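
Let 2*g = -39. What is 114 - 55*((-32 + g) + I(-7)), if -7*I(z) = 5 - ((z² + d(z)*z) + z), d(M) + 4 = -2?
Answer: 32561/14 ≈ 2325.8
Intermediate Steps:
g = -39/2 (g = (½)*(-39) = -39/2 ≈ -19.500)
d(M) = -6 (d(M) = -4 - 2 = -6)
I(z) = -5/7 - 5*z/7 + z²/7 (I(z) = -(5 - ((z² - 6*z) + z))/7 = -(5 - (z² - 5*z))/7 = -(5 + (-z² + 5*z))/7 = -(5 - z² + 5*z)/7 = -5/7 - 5*z/7 + z²/7)
114 - 55*((-32 + g) + I(-7)) = 114 - 55*((-32 - 39/2) + (-5/7 - 5/7*(-7) + (⅐)*(-7)²)) = 114 - 55*(-103/2 + (-5/7 + 5 + (⅐)*49)) = 114 - 55*(-103/2 + (-5/7 + 5 + 7)) = 114 - 55*(-103/2 + 79/7) = 114 - 55*(-563/14) = 114 + 30965/14 = 32561/14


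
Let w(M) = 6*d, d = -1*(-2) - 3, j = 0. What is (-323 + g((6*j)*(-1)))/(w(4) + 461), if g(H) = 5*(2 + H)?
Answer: -313/455 ≈ -0.68791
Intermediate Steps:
d = -1 (d = 2 - 3 = -1)
w(M) = -6 (w(M) = 6*(-1) = -6)
g(H) = 10 + 5*H
(-323 + g((6*j)*(-1)))/(w(4) + 461) = (-323 + (10 + 5*((6*0)*(-1))))/(-6 + 461) = (-323 + (10 + 5*(0*(-1))))/455 = (-323 + (10 + 5*0))*(1/455) = (-323 + (10 + 0))*(1/455) = (-323 + 10)*(1/455) = -313*1/455 = -313/455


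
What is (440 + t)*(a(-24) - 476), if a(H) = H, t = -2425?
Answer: 992500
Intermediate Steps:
(440 + t)*(a(-24) - 476) = (440 - 2425)*(-24 - 476) = -1985*(-500) = 992500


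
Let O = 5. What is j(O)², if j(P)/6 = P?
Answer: 900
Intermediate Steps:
j(P) = 6*P
j(O)² = (6*5)² = 30² = 900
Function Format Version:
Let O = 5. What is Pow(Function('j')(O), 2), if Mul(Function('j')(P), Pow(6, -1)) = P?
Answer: 900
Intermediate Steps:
Function('j')(P) = Mul(6, P)
Pow(Function('j')(O), 2) = Pow(Mul(6, 5), 2) = Pow(30, 2) = 900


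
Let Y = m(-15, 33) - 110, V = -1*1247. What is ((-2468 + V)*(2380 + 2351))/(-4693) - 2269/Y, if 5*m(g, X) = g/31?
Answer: 3174518188/843011 ≈ 3765.7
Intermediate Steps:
V = -1247
m(g, X) = g/155 (m(g, X) = (g/31)/5 = g/155)
Y = -3413/31 (Y = (1/155)*(-15) - 110 = -3/31 - 110 = -3413/31 ≈ -110.10)
((-2468 + V)*(2380 + 2351))/(-4693) - 2269/Y = ((-2468 - 1247)*(2380 + 2351))/(-4693) - 2269/(-3413/31) = -3715*4731*(-1/4693) - 2269*(-31/3413) = -17575665*(-1/4693) + 70339/3413 = 925035/247 + 70339/3413 = 3174518188/843011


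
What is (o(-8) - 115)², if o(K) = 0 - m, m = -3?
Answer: 12544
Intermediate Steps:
o(K) = 3 (o(K) = 0 - 1*(-3) = 0 + 3 = 3)
(o(-8) - 115)² = (3 - 115)² = (-112)² = 12544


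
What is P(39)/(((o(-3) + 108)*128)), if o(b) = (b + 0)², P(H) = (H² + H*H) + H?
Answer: 79/384 ≈ 0.20573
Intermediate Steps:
P(H) = H + 2*H² (P(H) = (H² + H²) + H = 2*H² + H = H + 2*H²)
o(b) = b²
P(39)/(((o(-3) + 108)*128)) = (39*(1 + 2*39))/((((-3)² + 108)*128)) = (39*(1 + 78))/(((9 + 108)*128)) = (39*79)/((117*128)) = 3081/14976 = 3081*(1/14976) = 79/384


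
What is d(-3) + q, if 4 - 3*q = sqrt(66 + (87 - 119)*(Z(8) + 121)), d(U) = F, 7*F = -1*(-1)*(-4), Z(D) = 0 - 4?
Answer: 16/21 - I*sqrt(3678)/3 ≈ 0.7619 - 20.216*I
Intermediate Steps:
Z(D) = -4
F = -4/7 (F = (-1*(-1)*(-4))/7 = (1*(-4))/7 = (1/7)*(-4) = -4/7 ≈ -0.57143)
d(U) = -4/7
q = 4/3 - I*sqrt(3678)/3 (q = 4/3 - sqrt(66 + (87 - 119)*(-4 + 121))/3 = 4/3 - sqrt(66 - 32*117)/3 = 4/3 - sqrt(66 - 3744)/3 = 4/3 - I*sqrt(3678)/3 ≈ 1.3333 - 20.216*I)
d(-3) + q = -4/7 + (4/3 - I*sqrt(3678)/3) = 16/21 - I*sqrt(3678)/3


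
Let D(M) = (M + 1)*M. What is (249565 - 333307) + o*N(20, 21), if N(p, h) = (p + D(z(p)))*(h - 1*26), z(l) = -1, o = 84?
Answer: -92142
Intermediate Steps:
D(M) = M*(1 + M) (D(M) = (1 + M)*M = M*(1 + M))
N(p, h) = p*(-26 + h) (N(p, h) = (p - (1 - 1))*(h - 1*26) = (p - 1*0)*(h - 26) = (p + 0)*(-26 + h) = p*(-26 + h))
(249565 - 333307) + o*N(20, 21) = (249565 - 333307) + 84*(20*(-26 + 21)) = -83742 + 84*(20*(-5)) = -83742 + 84*(-100) = -83742 - 8400 = -92142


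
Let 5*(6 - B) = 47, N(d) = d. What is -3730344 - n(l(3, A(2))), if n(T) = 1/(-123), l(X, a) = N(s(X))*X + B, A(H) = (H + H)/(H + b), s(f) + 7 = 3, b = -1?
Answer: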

- WHAT YOU ARE ASKED TO DO -
Every line of the listing, first to last, should be retyped exactly.

- ANSWER BELOW -
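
Let 2*g = -39. What is 114 - 55*((-32 + g) + I(-7)), if -7*I(z) = 5 - ((z² + d(z)*z) + z), d(M) + 4 = -2?
Answer: 32561/14 ≈ 2325.8
Intermediate Steps:
g = -39/2 (g = (½)*(-39) = -39/2 ≈ -19.500)
d(M) = -6 (d(M) = -4 - 2 = -6)
I(z) = -5/7 - 5*z/7 + z²/7 (I(z) = -(5 - ((z² - 6*z) + z))/7 = -(5 - (z² - 5*z))/7 = -(5 + (-z² + 5*z))/7 = -(5 - z² + 5*z)/7 = -5/7 - 5*z/7 + z²/7)
114 - 55*((-32 + g) + I(-7)) = 114 - 55*((-32 - 39/2) + (-5/7 - 5/7*(-7) + (⅐)*(-7)²)) = 114 - 55*(-103/2 + (-5/7 + 5 + (⅐)*49)) = 114 - 55*(-103/2 + (-5/7 + 5 + 7)) = 114 - 55*(-103/2 + 79/7) = 114 - 55*(-563/14) = 114 + 30965/14 = 32561/14


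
Let w(M) = 6*d, d = -1*(-2) - 3, j = 0. What is (-323 + g((6*j)*(-1)))/(w(4) + 461), if g(H) = 5*(2 + H)?
Answer: -313/455 ≈ -0.68791
Intermediate Steps:
d = -1 (d = 2 - 3 = -1)
w(M) = -6 (w(M) = 6*(-1) = -6)
g(H) = 10 + 5*H
(-323 + g((6*j)*(-1)))/(w(4) + 461) = (-323 + (10 + 5*((6*0)*(-1))))/(-6 + 461) = (-323 + (10 + 5*(0*(-1))))/455 = (-323 + (10 + 5*0))*(1/455) = (-323 + (10 + 0))*(1/455) = (-323 + 10)*(1/455) = -313*1/455 = -313/455


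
What is (440 + t)*(a(-24) - 476), if a(H) = H, t = -2425?
Answer: 992500
Intermediate Steps:
(440 + t)*(a(-24) - 476) = (440 - 2425)*(-24 - 476) = -1985*(-500) = 992500


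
Let O = 5. What is j(O)², if j(P)/6 = P?
Answer: 900
Intermediate Steps:
j(P) = 6*P
j(O)² = (6*5)² = 30² = 900
Function Format Version:
Let O = 5. What is Pow(Function('j')(O), 2), if Mul(Function('j')(P), Pow(6, -1)) = P?
Answer: 900
Intermediate Steps:
Function('j')(P) = Mul(6, P)
Pow(Function('j')(O), 2) = Pow(Mul(6, 5), 2) = Pow(30, 2) = 900


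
Let Y = m(-15, 33) - 110, V = -1*1247. What is ((-2468 + V)*(2380 + 2351))/(-4693) - 2269/Y, if 5*m(g, X) = g/31?
Answer: 3174518188/843011 ≈ 3765.7
Intermediate Steps:
V = -1247
m(g, X) = g/155 (m(g, X) = (g/31)/5 = g/155)
Y = -3413/31 (Y = (1/155)*(-15) - 110 = -3/31 - 110 = -3413/31 ≈ -110.10)
((-2468 + V)*(2380 + 2351))/(-4693) - 2269/Y = ((-2468 - 1247)*(2380 + 2351))/(-4693) - 2269/(-3413/31) = -3715*4731*(-1/4693) - 2269*(-31/3413) = -17575665*(-1/4693) + 70339/3413 = 925035/247 + 70339/3413 = 3174518188/843011


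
What is (o(-8) - 115)², if o(K) = 0 - m, m = -3?
Answer: 12544
Intermediate Steps:
o(K) = 3 (o(K) = 0 - 1*(-3) = 0 + 3 = 3)
(o(-8) - 115)² = (3 - 115)² = (-112)² = 12544


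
What is P(39)/(((o(-3) + 108)*128)), if o(b) = (b + 0)², P(H) = (H² + H*H) + H?
Answer: 79/384 ≈ 0.20573
Intermediate Steps:
P(H) = H + 2*H² (P(H) = (H² + H²) + H = 2*H² + H = H + 2*H²)
o(b) = b²
P(39)/(((o(-3) + 108)*128)) = (39*(1 + 2*39))/((((-3)² + 108)*128)) = (39*(1 + 78))/(((9 + 108)*128)) = (39*79)/((117*128)) = 3081/14976 = 3081*(1/14976) = 79/384


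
What is d(-3) + q, if 4 - 3*q = sqrt(66 + (87 - 119)*(Z(8) + 121)), d(U) = F, 7*F = -1*(-1)*(-4), Z(D) = 0 - 4?
Answer: 16/21 - I*sqrt(3678)/3 ≈ 0.7619 - 20.216*I
Intermediate Steps:
Z(D) = -4
F = -4/7 (F = (-1*(-1)*(-4))/7 = (1*(-4))/7 = (1/7)*(-4) = -4/7 ≈ -0.57143)
d(U) = -4/7
q = 4/3 - I*sqrt(3678)/3 (q = 4/3 - sqrt(66 + (87 - 119)*(-4 + 121))/3 = 4/3 - sqrt(66 - 32*117)/3 = 4/3 - sqrt(66 - 3744)/3 = 4/3 - I*sqrt(3678)/3 ≈ 1.3333 - 20.216*I)
d(-3) + q = -4/7 + (4/3 - I*sqrt(3678)/3) = 16/21 - I*sqrt(3678)/3


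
Let D(M) = (M + 1)*M. What is (249565 - 333307) + o*N(20, 21), if N(p, h) = (p + D(z(p)))*(h - 1*26), z(l) = -1, o = 84?
Answer: -92142
Intermediate Steps:
D(M) = M*(1 + M) (D(M) = (1 + M)*M = M*(1 + M))
N(p, h) = p*(-26 + h) (N(p, h) = (p - (1 - 1))*(h - 1*26) = (p - 1*0)*(h - 26) = (p + 0)*(-26 + h) = p*(-26 + h))
(249565 - 333307) + o*N(20, 21) = (249565 - 333307) + 84*(20*(-26 + 21)) = -83742 + 84*(20*(-5)) = -83742 + 84*(-100) = -83742 - 8400 = -92142


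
Let 5*(6 - B) = 47, N(d) = d. What is -3730344 - n(l(3, A(2))), if n(T) = 1/(-123), l(X, a) = N(s(X))*X + B, A(H) = (H + H)/(H + b), s(f) + 7 = 3, b = -1?
Answer: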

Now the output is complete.